> Task requirements
Whenever a line in the data below includes the string "that", copy it out.

> Data
--- START ---

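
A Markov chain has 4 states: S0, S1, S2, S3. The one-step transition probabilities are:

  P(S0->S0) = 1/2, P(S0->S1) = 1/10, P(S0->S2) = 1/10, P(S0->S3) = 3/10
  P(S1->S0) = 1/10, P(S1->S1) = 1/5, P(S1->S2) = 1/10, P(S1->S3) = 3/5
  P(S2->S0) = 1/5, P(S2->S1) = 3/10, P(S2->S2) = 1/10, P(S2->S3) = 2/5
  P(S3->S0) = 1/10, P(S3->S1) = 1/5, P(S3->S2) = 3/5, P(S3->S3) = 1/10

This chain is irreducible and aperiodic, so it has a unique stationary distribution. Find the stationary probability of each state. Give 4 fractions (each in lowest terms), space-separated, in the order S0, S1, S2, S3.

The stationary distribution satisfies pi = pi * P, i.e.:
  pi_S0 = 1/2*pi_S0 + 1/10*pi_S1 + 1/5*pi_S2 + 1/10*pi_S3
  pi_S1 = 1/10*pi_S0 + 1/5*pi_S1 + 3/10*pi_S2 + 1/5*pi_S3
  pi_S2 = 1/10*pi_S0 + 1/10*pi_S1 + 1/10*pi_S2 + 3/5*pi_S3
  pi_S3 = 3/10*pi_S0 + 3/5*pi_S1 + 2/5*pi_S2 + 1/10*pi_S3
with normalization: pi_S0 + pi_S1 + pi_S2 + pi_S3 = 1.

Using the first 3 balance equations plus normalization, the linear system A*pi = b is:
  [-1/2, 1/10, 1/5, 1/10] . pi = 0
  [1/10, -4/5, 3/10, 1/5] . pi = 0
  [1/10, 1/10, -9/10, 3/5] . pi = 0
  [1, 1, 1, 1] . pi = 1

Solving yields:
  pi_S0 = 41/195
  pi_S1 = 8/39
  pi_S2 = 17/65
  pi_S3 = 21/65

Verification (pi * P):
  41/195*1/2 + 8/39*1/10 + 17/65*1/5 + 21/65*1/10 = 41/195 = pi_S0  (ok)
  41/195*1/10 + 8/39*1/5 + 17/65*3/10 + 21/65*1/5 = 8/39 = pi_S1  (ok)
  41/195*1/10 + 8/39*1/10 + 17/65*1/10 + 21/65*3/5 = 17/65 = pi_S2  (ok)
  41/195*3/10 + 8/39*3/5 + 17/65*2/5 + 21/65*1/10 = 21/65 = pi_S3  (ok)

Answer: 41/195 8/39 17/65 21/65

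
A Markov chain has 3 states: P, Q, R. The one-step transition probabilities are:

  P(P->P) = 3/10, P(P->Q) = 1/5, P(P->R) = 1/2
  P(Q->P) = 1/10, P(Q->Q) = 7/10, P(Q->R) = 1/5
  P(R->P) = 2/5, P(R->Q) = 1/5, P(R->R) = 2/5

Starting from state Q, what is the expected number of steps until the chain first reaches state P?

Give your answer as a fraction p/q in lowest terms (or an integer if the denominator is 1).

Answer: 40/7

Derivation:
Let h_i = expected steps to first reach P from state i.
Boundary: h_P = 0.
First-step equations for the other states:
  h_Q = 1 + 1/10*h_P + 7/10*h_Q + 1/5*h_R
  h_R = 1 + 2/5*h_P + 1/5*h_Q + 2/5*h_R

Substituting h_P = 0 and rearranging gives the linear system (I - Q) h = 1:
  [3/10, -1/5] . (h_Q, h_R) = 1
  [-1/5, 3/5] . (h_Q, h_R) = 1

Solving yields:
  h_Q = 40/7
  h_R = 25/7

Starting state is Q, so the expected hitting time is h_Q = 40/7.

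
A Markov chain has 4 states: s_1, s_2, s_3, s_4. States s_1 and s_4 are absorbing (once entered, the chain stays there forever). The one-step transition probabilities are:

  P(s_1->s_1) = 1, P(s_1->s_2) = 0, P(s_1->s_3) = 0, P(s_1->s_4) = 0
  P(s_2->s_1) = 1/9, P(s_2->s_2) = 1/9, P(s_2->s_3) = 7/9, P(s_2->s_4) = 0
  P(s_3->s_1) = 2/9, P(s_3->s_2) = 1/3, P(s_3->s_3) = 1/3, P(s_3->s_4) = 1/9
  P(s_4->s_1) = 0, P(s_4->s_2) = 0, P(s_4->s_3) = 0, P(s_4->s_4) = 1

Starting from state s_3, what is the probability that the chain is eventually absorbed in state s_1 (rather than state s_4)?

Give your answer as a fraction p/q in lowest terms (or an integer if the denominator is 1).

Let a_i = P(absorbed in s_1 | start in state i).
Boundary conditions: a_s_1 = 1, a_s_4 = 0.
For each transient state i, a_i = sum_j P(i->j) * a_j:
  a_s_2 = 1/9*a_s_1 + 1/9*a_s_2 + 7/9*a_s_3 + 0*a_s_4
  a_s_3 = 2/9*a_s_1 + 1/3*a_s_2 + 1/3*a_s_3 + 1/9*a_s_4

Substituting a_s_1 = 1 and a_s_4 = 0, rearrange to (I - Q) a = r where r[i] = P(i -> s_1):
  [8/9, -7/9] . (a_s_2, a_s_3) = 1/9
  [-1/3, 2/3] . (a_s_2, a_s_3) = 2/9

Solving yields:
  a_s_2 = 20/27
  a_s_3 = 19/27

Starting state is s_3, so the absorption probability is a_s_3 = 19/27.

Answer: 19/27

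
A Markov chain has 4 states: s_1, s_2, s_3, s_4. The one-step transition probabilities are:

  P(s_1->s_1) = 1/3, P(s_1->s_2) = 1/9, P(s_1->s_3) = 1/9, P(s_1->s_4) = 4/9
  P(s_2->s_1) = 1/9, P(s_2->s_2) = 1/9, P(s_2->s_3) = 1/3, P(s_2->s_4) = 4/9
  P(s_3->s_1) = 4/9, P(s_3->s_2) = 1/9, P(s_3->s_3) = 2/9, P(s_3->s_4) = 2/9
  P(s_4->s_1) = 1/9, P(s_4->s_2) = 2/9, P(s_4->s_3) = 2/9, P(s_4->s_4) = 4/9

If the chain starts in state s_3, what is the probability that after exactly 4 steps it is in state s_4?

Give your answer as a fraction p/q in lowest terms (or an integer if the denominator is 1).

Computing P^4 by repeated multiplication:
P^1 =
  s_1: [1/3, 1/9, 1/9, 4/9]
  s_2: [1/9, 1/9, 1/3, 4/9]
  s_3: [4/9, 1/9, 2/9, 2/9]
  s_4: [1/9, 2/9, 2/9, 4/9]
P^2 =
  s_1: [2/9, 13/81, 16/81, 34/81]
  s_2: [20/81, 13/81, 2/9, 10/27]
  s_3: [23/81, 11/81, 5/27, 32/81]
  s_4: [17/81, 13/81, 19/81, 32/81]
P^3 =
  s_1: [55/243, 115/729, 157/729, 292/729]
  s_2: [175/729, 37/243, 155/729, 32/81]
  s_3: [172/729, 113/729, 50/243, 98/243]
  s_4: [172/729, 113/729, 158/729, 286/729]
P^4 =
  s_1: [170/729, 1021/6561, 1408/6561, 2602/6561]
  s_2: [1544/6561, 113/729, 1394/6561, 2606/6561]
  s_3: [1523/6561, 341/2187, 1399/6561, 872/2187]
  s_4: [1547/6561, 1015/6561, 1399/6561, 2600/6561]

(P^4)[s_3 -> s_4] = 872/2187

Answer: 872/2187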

--- END ---

> Solved exercise
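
Starting from state s_3, what is the probability that the chain is eventually absorbed in state s_1 (rather than state s_4)?
If the chain starts in state s_3, what is the probability that after exactly 4 steps it is in state s_4?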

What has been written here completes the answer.